Records contained in a dataset:
--

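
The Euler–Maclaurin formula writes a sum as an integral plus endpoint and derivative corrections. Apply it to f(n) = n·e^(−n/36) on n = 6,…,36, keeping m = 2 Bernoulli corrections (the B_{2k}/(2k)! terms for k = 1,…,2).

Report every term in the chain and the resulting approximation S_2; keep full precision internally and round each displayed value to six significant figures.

S_2 ≈ 335.439

The integral term ∫_6^36 x·e^(−x/36) dx = 326.337.
Boundary: ½(f(6) + f(36)) = ½(5.07889 + 13.2437) = 9.16128.
So far: 335.498.
Correction k=1: B_{2}/2! · (f^{(1)}(36) − f^{(1)}(6)) = 1/12 · (0.00000 − 0.705401) = -0.0587835.
Partial sum through k=1: 335.439.
Correction k=2: B_{4}/4! · (f^{(3)}(36) − f^{(3)}(6)) = −1/720 · (0.000567715 − 0.00185059) = 1.78177e-06.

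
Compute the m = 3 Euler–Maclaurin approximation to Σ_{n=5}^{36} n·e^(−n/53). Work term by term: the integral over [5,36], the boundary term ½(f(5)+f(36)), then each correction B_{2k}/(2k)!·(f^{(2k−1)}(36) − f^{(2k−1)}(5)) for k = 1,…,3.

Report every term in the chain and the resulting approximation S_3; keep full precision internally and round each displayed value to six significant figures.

S_3 ≈ 417.088

The integral term ∫_5^36 x·e^(−x/53) dx = 405.742.
½[f(5) + f(36)] = ½[4.54987 + 18.2520] = 11.4009.
Integral + boundary = 417.143.
k=1: B_{2}/(2)! × [f^{(1)}(36) − f^{(1)}(5)] = 1/12 × (0.162622 − 0.824127) = -0.0551254.
Running total after k=1: 417.088.
k=2: B_{4}/(4)! × [f^{(3)}(36) − f^{(3)}(5)] = −1/720 × (0.000418876 − 0.000941287) = 7.25571e-07.
Running total after k=2: 417.088.
k=3: B_{6}/(6)! × [f^{(5)}(36) − f^{(5)}(5)] = 1/30240 × (2.77628e-07 − 5.65748e-07) = -9.52776e-12.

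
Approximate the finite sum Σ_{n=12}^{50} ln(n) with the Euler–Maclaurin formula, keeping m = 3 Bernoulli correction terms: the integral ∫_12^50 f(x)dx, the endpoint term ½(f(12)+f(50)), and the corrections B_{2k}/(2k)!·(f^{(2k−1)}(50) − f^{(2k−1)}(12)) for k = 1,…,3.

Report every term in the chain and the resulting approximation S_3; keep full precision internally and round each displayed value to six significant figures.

∫_12^50 ln(x) dx evaluates to 127.782.
Boundary: ½(f(12) + f(50)) = ½(2.48491 + 3.91202) = 3.19846.
Running total after boundary: 130.981.
Correction k=1: B_{2}/2! · (f^{(1)}(50) − f^{(1)}(12)) = 1/12 · (0.0200000 − 0.0833333) = -0.00527778.
Running total after k=1: 130.975.
Correction k=2: B_{4}/4! · (f^{(3)}(50) − f^{(3)}(12)) = −1/720 · (1.60000e-05 − 0.00115741) = 1.58529e-06.
Running total after k=2: 130.975.
Correction k=3: B_{6}/6! · (f^{(5)}(50) − f^{(5)}(12)) = 1/30240 · (7.68000e-08 − 9.64506e-05) = -3.18696e-09.

S_3 ≈ 130.975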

--

What you will do
Pick each line holding the word "Maclaurin" out of the data and copy it.

Answer to this problem
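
The Euler–Maclaurin formula writes a sum as an integral plus endpoint and derivative corrections. Apply it to f(n) = n·e^(−n/36) on n = 6,…,36, keeping m = 2 Bernoulli corrections (the B_{2k}/(2k)! terms for k = 1,…,2).
Compute the m = 3 Euler–Maclaurin approximation to Σ_{n=5}^{36} n·e^(−n/53). Work term by term: the integral over [5,36], the boundary term ½(f(5)+f(36)), then each correction B_{2k}/(2k)!·(f^{(2k−1)}(36) − f^{(2k−1)}(5)) for k = 1,…,3.
Approximate the finite sum Σ_{n=12}^{50} ln(n) with the Euler–Maclaurin formula, keeping m = 3 Bernoulli correction terms: the integral ∫_12^50 f(x)dx, the endpoint term ½(f(12)+f(50)), and the corrections B_{2k}/(2k)!·(f^{(2k−1)}(50) − f^{(2k−1)}(12)) for k = 1,…,3.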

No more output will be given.